Input

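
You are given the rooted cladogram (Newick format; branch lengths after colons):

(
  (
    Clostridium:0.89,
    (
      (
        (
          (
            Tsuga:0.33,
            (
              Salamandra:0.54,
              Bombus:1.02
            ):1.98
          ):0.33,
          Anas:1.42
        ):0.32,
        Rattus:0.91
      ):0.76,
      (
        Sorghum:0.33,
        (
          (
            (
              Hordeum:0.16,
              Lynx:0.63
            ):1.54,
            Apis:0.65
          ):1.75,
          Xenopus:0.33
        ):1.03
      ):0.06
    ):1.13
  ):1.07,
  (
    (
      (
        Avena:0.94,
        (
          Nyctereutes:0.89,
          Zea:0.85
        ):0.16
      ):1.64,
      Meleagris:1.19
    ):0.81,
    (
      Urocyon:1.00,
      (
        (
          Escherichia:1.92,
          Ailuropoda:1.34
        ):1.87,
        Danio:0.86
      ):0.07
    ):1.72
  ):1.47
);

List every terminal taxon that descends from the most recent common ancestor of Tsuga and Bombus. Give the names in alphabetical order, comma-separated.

Bombus, Salamandra, Tsuga

Tracing Tsuga: it sits inside (Tsuga,(Salamandra,Bombus)).
Tracing Bombus: it sits inside (Salamandra,Bombus).
The smallest clade enclosing both is (Tsuga,(Salamandra,Bombus)); the answer is its 3 terminal taxa in alphabetical order.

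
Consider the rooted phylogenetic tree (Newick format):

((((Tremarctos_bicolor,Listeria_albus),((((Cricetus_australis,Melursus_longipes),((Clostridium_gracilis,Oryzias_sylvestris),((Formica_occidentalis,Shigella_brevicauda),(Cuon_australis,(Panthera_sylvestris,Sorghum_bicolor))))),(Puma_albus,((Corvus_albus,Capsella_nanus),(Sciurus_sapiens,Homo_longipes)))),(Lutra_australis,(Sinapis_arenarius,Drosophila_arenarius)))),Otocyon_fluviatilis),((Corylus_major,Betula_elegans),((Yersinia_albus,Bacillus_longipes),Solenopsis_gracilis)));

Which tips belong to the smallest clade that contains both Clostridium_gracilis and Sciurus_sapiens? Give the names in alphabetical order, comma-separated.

Tracing Clostridium_gracilis: it sits inside (Clostridium_gracilis,Oryzias_sylvestris).
Tracing Sciurus_sapiens: it sits inside (Sciurus_sapiens,Homo_longipes).
The smallest clade enclosing both is (((Cricetus_australis,Melursus_longipes),((Clostridium_gracilis,Oryzias_sylvestris),((Formica_occidentalis,Shigella_brevicauda),(Cuon_australis,(Panthera_sylvestris,Sorghum_bicolor))))),(Puma_albus,((Corvus_albus,Capsella_nanus),(Sciurus_sapiens,Homo_longipes)))); the answer is its 14 terminal taxa in alphabetical order.

Capsella_nanus, Clostridium_gracilis, Corvus_albus, Cricetus_australis, Cuon_australis, Formica_occidentalis, Homo_longipes, Melursus_longipes, Oryzias_sylvestris, Panthera_sylvestris, Puma_albus, Sciurus_sapiens, Shigella_brevicauda, Sorghum_bicolor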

Exercise description
Repeat every record above precisely.

Result of the exercise
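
You are given the rooted cladogram (Newick format; branch lengths after colons):

(
  (
    Clostridium:0.89,
    (
      (
        (
          (
            Tsuga:0.33,
            (
              Salamandra:0.54,
              Bombus:1.02
            ):1.98
          ):0.33,
          Anas:1.42
        ):0.32,
        Rattus:0.91
      ):0.76,
      (
        Sorghum:0.33,
        (
          (
            (
              Hordeum:0.16,
              Lynx:0.63
            ):1.54,
            Apis:0.65
          ):1.75,
          Xenopus:0.33
        ):1.03
      ):0.06
    ):1.13
  ):1.07,
  (
    (
      (
        Avena:0.94,
        (
          Nyctereutes:0.89,
          Zea:0.85
        ):0.16
      ):1.64,
      Meleagris:1.19
    ):0.81,
    (
      Urocyon:1.00,
      (
        (
          Escherichia:1.92,
          Ailuropoda:1.34
        ):1.87,
        Danio:0.86
      ):0.07
    ):1.72
  ):1.47
);

List every terminal taxon that descends from the most recent common ancestor of Tsuga and Bombus. Give the names in alphabetical order, comma-separated.

Bombus, Salamandra, Tsuga

Tracing Tsuga: it sits inside (Tsuga,(Salamandra,Bombus)).
Tracing Bombus: it sits inside (Salamandra,Bombus).
The smallest clade enclosing both is (Tsuga,(Salamandra,Bombus)); the answer is its 3 terminal taxa in alphabetical order.

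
Consider the rooted phylogenetic tree (Newick format):

((((Tremarctos_bicolor,Listeria_albus),((((Cricetus_australis,Melursus_longipes),((Clostridium_gracilis,Oryzias_sylvestris),((Formica_occidentalis,Shigella_brevicauda),(Cuon_australis,(Panthera_sylvestris,Sorghum_bicolor))))),(Puma_albus,((Corvus_albus,Capsella_nanus),(Sciurus_sapiens,Homo_longipes)))),(Lutra_australis,(Sinapis_arenarius,Drosophila_arenarius)))),Otocyon_fluviatilis),((Corylus_major,Betula_elegans),((Yersinia_albus,Bacillus_longipes),Solenopsis_gracilis)));

Which tips belong to the smallest clade that contains both Clostridium_gracilis and Sciurus_sapiens? Give the names in alphabetical order, comma-separated.

Tracing Clostridium_gracilis: it sits inside (Clostridium_gracilis,Oryzias_sylvestris).
Tracing Sciurus_sapiens: it sits inside (Sciurus_sapiens,Homo_longipes).
The smallest clade enclosing both is (((Cricetus_australis,Melursus_longipes),((Clostridium_gracilis,Oryzias_sylvestris),((Formica_occidentalis,Shigella_brevicauda),(Cuon_australis,(Panthera_sylvestris,Sorghum_bicolor))))),(Puma_albus,((Corvus_albus,Capsella_nanus),(Sciurus_sapiens,Homo_longipes)))); the answer is its 14 terminal taxa in alphabetical order.

Capsella_nanus, Clostridium_gracilis, Corvus_albus, Cricetus_australis, Cuon_australis, Formica_occidentalis, Homo_longipes, Melursus_longipes, Oryzias_sylvestris, Panthera_sylvestris, Puma_albus, Sciurus_sapiens, Shigella_brevicauda, Sorghum_bicolor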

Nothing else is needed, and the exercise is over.